Directions
Copy out the full set of records. Keep every word the same.

Data supplied
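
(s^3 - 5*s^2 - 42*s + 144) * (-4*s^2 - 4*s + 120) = -4*s^5 + 16*s^4 + 308*s^3 - 1008*s^2 - 5616*s + 17280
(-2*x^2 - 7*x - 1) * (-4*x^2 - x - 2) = 8*x^4 + 30*x^3 + 15*x^2 + 15*x + 2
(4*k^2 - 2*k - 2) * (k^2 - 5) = 4*k^4 - 2*k^3 - 22*k^2 + 10*k + 10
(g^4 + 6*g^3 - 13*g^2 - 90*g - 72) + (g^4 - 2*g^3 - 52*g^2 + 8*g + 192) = 2*g^4 + 4*g^3 - 65*g^2 - 82*g + 120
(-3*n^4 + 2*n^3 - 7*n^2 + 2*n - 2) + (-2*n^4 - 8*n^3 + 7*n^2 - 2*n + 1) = -5*n^4 - 6*n^3 - 1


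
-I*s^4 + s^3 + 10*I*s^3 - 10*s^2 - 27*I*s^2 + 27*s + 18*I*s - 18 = (s - 6)*(s - 3)*(s - 1)*(-I*s + 1)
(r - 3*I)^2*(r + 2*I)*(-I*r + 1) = -I*r^4 - 3*r^3 - 7*I*r^2 - 15*r - 18*I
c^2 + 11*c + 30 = (c + 5)*(c + 6)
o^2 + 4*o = o*(o + 4)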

Output
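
(s^3 - 5*s^2 - 42*s + 144) * (-4*s^2 - 4*s + 120) = -4*s^5 + 16*s^4 + 308*s^3 - 1008*s^2 - 5616*s + 17280
(-2*x^2 - 7*x - 1) * (-4*x^2 - x - 2) = 8*x^4 + 30*x^3 + 15*x^2 + 15*x + 2
(4*k^2 - 2*k - 2) * (k^2 - 5) = 4*k^4 - 2*k^3 - 22*k^2 + 10*k + 10
(g^4 + 6*g^3 - 13*g^2 - 90*g - 72) + (g^4 - 2*g^3 - 52*g^2 + 8*g + 192) = 2*g^4 + 4*g^3 - 65*g^2 - 82*g + 120
(-3*n^4 + 2*n^3 - 7*n^2 + 2*n - 2) + (-2*n^4 - 8*n^3 + 7*n^2 - 2*n + 1) = -5*n^4 - 6*n^3 - 1


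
-I*s^4 + s^3 + 10*I*s^3 - 10*s^2 - 27*I*s^2 + 27*s + 18*I*s - 18 = (s - 6)*(s - 3)*(s - 1)*(-I*s + 1)
(r - 3*I)^2*(r + 2*I)*(-I*r + 1) = -I*r^4 - 3*r^3 - 7*I*r^2 - 15*r - 18*I
c^2 + 11*c + 30 = (c + 5)*(c + 6)
o^2 + 4*o = o*(o + 4)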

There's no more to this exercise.